[DATASET RECORDS — start]

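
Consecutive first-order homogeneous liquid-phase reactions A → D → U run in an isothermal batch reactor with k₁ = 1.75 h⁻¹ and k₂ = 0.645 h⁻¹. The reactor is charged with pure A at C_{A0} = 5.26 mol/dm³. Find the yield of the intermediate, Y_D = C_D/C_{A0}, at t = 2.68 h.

Solving the coupled first-order balances gives C_D(t) = [k₁/(k₂−k₁)]·C_{A0}·(e^(−k₁t) − e^(−k₂t)).
e^(−k₁t) = e^(−1.75×2.68) = e^(−4.690) = 0.009187; e^(−k₂t) = e^(−1.729) = 0.1775.
C_D = 1.75×5.26/(0.645−1.75) × (0.009187−0.1775) = (-8.330)×(-0.1683) = 1.402 mol/dm³.
Y_D = C_D/C_{A0} = 1.402/5.26 = 0.267.

0.267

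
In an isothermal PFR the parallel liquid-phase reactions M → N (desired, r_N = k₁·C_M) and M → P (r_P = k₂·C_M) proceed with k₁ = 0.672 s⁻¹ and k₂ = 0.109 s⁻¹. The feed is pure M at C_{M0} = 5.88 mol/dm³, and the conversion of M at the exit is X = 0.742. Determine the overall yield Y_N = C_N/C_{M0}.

C_M = C_{M0}(1−X) = 1.517 mol/dm³.
Both paths are first order in M, so the instantaneous fraction to N is constant: dC_N/d(−C_M) = k₁/(k₁+k₂) = 0.8604.
C_N = 0.8604·(C_{M0}−C_M) = 0.8604×4.363 = 3.75 mol/dm³.
Y_N = C_N/C_{M0} = 3.754/5.88 = 0.638.

0.638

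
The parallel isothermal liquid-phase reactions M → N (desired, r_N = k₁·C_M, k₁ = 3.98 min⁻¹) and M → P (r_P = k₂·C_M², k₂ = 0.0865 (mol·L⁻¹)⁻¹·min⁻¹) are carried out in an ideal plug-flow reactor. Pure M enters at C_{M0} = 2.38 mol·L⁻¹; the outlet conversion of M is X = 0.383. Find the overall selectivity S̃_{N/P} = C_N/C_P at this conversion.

C_M = C_{M0}(1−X) = 1.468 mol·L⁻¹.
Along a PFR/batch, dC_N/dC_M = −r_N/(r_N+r_P) = −k₁/(k₁+k₂·C_M).
Integrating from C_{M0} to C_M: C_N = (3.98/0.0865)·ln[(3.98+0.0865·2.38)/(3.98+0.0865·1.47)] = 46.01·ln(4.186/4.107) = 0.8750 mol·L⁻¹.
C_P = (C_{M0}−C_M)−C_N = 0.03656 mol·L⁻¹; S̃_{N/P} = 0.8750/0.03656 = 23.9.

23.9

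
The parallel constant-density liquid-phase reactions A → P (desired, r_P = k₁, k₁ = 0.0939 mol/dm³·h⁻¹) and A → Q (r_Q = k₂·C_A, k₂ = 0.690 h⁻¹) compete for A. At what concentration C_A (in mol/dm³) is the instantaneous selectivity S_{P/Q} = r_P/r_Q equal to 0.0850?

S_{P/Q} = (k₁/k₂)·C_A⁻¹ ⇒ C_A = (S·k₂/k₁)^(-1).
= (0.0850×0.690/0.0939)^(-1) = (0.6246)^(-1) = 1.60 mol/dm³.

1.60 mol/dm³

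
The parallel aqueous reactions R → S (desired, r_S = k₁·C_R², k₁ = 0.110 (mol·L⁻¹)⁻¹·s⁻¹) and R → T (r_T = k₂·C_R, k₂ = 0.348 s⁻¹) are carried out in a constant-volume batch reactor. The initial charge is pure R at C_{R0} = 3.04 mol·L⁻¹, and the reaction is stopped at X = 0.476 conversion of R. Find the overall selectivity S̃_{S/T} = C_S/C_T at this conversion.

0.722

C_R = C_{R0}(1−X) = 1.593 mol·L⁻¹.
Along a PFR/batch, dC_T/dC_R = −r_T/(r_S+r_T) = −k₂/(k₂+k₁·C_R).
Integrating from C_{R0} to C_R: C_T = (0.348/0.110)·ln[(0.348+0.110·3.04)/(0.348+0.110·1.59)] = 3.164·ln(0.6824/0.5232) = 0.8403 mol·L⁻¹.
Then C_S = (C_{R0}−C_R) − C_T = 1.447 − 0.8403 = 0.6068 mol·L⁻¹.
S̃_{S/T} = C_S/C_T = 0.6068/0.8403 = 0.722.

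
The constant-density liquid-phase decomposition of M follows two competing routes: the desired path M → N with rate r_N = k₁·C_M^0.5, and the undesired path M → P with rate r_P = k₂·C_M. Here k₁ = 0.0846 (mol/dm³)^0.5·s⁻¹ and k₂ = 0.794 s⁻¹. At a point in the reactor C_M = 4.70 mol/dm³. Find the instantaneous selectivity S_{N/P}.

0.0491

S_{N/P} = r_N/r_P = (k₁·C_M^0.5)/(k₂·C_M) = (k₁/k₂)·C_M^-0.5.
= (0.0846×4.700^0.5) / (0.794×4.700) = 0.1834/3.732 = 0.0491.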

[DATASET RECORDS — finish]

__TASK BRIEF__. Transcribe the listing above exactly as shown.

__EXPECTED OUTPUT__.
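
Consecutive first-order homogeneous liquid-phase reactions A → D → U run in an isothermal batch reactor with k₁ = 1.75 h⁻¹ and k₂ = 0.645 h⁻¹. The reactor is charged with pure A at C_{A0} = 5.26 mol/dm³. Find the yield of the intermediate, Y_D = C_D/C_{A0}, at t = 2.68 h.

Solving the coupled first-order balances gives C_D(t) = [k₁/(k₂−k₁)]·C_{A0}·(e^(−k₁t) − e^(−k₂t)).
e^(−k₁t) = e^(−1.75×2.68) = e^(−4.690) = 0.009187; e^(−k₂t) = e^(−1.729) = 0.1775.
C_D = 1.75×5.26/(0.645−1.75) × (0.009187−0.1775) = (-8.330)×(-0.1683) = 1.402 mol/dm³.
Y_D = C_D/C_{A0} = 1.402/5.26 = 0.267.

0.267

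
In an isothermal PFR the parallel liquid-phase reactions M → N (desired, r_N = k₁·C_M) and M → P (r_P = k₂·C_M) proceed with k₁ = 0.672 s⁻¹ and k₂ = 0.109 s⁻¹. The feed is pure M at C_{M0} = 5.88 mol/dm³, and the conversion of M at the exit is X = 0.742. Determine the overall yield Y_N = C_N/C_{M0}.

C_M = C_{M0}(1−X) = 1.517 mol/dm³.
Both paths are first order in M, so the instantaneous fraction to N is constant: dC_N/d(−C_M) = k₁/(k₁+k₂) = 0.8604.
C_N = 0.8604·(C_{M0}−C_M) = 0.8604×4.363 = 3.75 mol/dm³.
Y_N = C_N/C_{M0} = 3.754/5.88 = 0.638.

0.638

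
The parallel isothermal liquid-phase reactions M → N (desired, r_N = k₁·C_M, k₁ = 3.98 min⁻¹) and M → P (r_P = k₂·C_M², k₂ = 0.0865 (mol·L⁻¹)⁻¹·min⁻¹) are carried out in an ideal plug-flow reactor. Pure M enters at C_{M0} = 2.38 mol·L⁻¹; the outlet conversion of M is X = 0.383. Find the overall selectivity S̃_{N/P} = C_N/C_P at this conversion.

C_M = C_{M0}(1−X) = 1.468 mol·L⁻¹.
Along a PFR/batch, dC_N/dC_M = −r_N/(r_N+r_P) = −k₁/(k₁+k₂·C_M).
Integrating from C_{M0} to C_M: C_N = (3.98/0.0865)·ln[(3.98+0.0865·2.38)/(3.98+0.0865·1.47)] = 46.01·ln(4.186/4.107) = 0.8750 mol·L⁻¹.
C_P = (C_{M0}−C_M)−C_N = 0.03656 mol·L⁻¹; S̃_{N/P} = 0.8750/0.03656 = 23.9.

23.9

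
The parallel constant-density liquid-phase reactions A → P (desired, r_P = k₁, k₁ = 0.0939 mol/dm³·h⁻¹) and A → Q (r_Q = k₂·C_A, k₂ = 0.690 h⁻¹) compete for A. At what concentration C_A (in mol/dm³) is the instantaneous selectivity S_{P/Q} = r_P/r_Q equal to 0.0850?

S_{P/Q} = (k₁/k₂)·C_A⁻¹ ⇒ C_A = (S·k₂/k₁)^(-1).
= (0.0850×0.690/0.0939)^(-1) = (0.6246)^(-1) = 1.60 mol/dm³.

1.60 mol/dm³

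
The parallel aqueous reactions R → S (desired, r_S = k₁·C_R², k₁ = 0.110 (mol·L⁻¹)⁻¹·s⁻¹) and R → T (r_T = k₂·C_R, k₂ = 0.348 s⁻¹) are carried out in a constant-volume batch reactor. The initial charge is pure R at C_{R0} = 3.04 mol·L⁻¹, and the reaction is stopped at X = 0.476 conversion of R. Find the overall selectivity S̃_{S/T} = C_S/C_T at this conversion.

0.722

C_R = C_{R0}(1−X) = 1.593 mol·L⁻¹.
Along a PFR/batch, dC_T/dC_R = −r_T/(r_S+r_T) = −k₂/(k₂+k₁·C_R).
Integrating from C_{R0} to C_R: C_T = (0.348/0.110)·ln[(0.348+0.110·3.04)/(0.348+0.110·1.59)] = 3.164·ln(0.6824/0.5232) = 0.8403 mol·L⁻¹.
Then C_S = (C_{R0}−C_R) − C_T = 1.447 − 0.8403 = 0.6068 mol·L⁻¹.
S̃_{S/T} = C_S/C_T = 0.6068/0.8403 = 0.722.

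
The constant-density liquid-phase decomposition of M follows two competing routes: the desired path M → N with rate r_N = k₁·C_M^0.5, and the undesired path M → P with rate r_P = k₂·C_M. Here k₁ = 0.0846 (mol/dm³)^0.5·s⁻¹ and k₂ = 0.794 s⁻¹. At a point in the reactor C_M = 4.70 mol/dm³. Find the instantaneous selectivity S_{N/P}.

0.0491

S_{N/P} = r_N/r_P = (k₁·C_M^0.5)/(k₂·C_M) = (k₁/k₂)·C_M^-0.5.
= (0.0846×4.700^0.5) / (0.794×4.700) = 0.1834/3.732 = 0.0491.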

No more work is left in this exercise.